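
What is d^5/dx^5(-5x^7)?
- 12600 x^{2}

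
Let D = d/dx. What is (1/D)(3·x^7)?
\frac{3 x^{8}}{8}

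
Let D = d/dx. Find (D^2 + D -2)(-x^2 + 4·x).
2 x^{2} - 10 x + 2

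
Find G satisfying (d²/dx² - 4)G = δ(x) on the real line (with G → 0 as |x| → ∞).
-\frac{e^{-2|x|}}{4}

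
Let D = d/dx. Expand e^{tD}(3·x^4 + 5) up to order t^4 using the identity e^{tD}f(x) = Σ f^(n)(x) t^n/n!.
3 t^{4} + 12 t^{3} x + 18 t^{2} x^{2} + 12 t x^{3} + 3 x^{4} + 5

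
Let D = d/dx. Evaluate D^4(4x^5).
480 x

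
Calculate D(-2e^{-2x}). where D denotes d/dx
4 e^{- 2 x}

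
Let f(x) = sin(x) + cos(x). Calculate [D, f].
- \sin{\left(x \right)} + \cos{\left(x \right)}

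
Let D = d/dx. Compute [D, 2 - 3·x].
-3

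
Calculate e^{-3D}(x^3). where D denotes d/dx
x^{3} - 9 x^{2} + 27 x - 27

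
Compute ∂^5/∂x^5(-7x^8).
- 47040 x^{3}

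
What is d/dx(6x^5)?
30 x^{4}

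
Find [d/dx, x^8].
8 x^{7}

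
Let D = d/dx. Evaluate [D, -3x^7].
- 21 x^{6}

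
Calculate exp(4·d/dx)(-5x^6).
- 5 x^{6} - 120 x^{5} - 1200 x^{4} - 6400 x^{3} - 19200 x^{2} - 30720 x - 20480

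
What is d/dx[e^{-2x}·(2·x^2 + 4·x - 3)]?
2 \left(- 2 x^{2} - 2 x + 5\right) e^{- 2 x}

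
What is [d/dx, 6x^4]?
24 x^{3}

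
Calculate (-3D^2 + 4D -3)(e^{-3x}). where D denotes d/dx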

_Assignment:_
Copy out the records above without altering anything.

_Answer space:_
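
What is d^5/dx^5(-5x^7)?
- 12600 x^{2}

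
Let D = d/dx. What is (1/D)(3·x^7)?
\frac{3 x^{8}}{8}

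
Let D = d/dx. Find (D^2 + D -2)(-x^2 + 4·x).
2 x^{2} - 10 x + 2

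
Find G satisfying (d²/dx² - 4)G = δ(x) on the real line (with G → 0 as |x| → ∞).
-\frac{e^{-2|x|}}{4}

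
Let D = d/dx. Expand e^{tD}(3·x^4 + 5) up to order t^4 using the identity e^{tD}f(x) = Σ f^(n)(x) t^n/n!.
3 t^{4} + 12 t^{3} x + 18 t^{2} x^{2} + 12 t x^{3} + 3 x^{4} + 5

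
Let D = d/dx. Evaluate D^4(4x^5).
480 x

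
Calculate D(-2e^{-2x}). where D denotes d/dx
4 e^{- 2 x}

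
Let f(x) = sin(x) + cos(x). Calculate [D, f].
- \sin{\left(x \right)} + \cos{\left(x \right)}

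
Let D = d/dx. Compute [D, 2 - 3·x].
-3

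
Calculate e^{-3D}(x^3). where D denotes d/dx
x^{3} - 9 x^{2} + 27 x - 27

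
Compute ∂^5/∂x^5(-7x^8).
- 47040 x^{3}

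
What is d/dx(6x^5)?
30 x^{4}

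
Find [d/dx, x^8].
8 x^{7}

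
Let D = d/dx. Evaluate [D, -3x^7].
- 21 x^{6}

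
Calculate exp(4·d/dx)(-5x^6).
- 5 x^{6} - 120 x^{5} - 1200 x^{4} - 6400 x^{3} - 19200 x^{2} - 30720 x - 20480

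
What is d/dx[e^{-2x}·(2·x^2 + 4·x - 3)]?
2 \left(- 2 x^{2} - 2 x + 5\right) e^{- 2 x}

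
What is [d/dx, 6x^4]?
24 x^{3}

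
Calculate (-3D^2 + 4D -3)(e^{-3x}). where D denotes d/dx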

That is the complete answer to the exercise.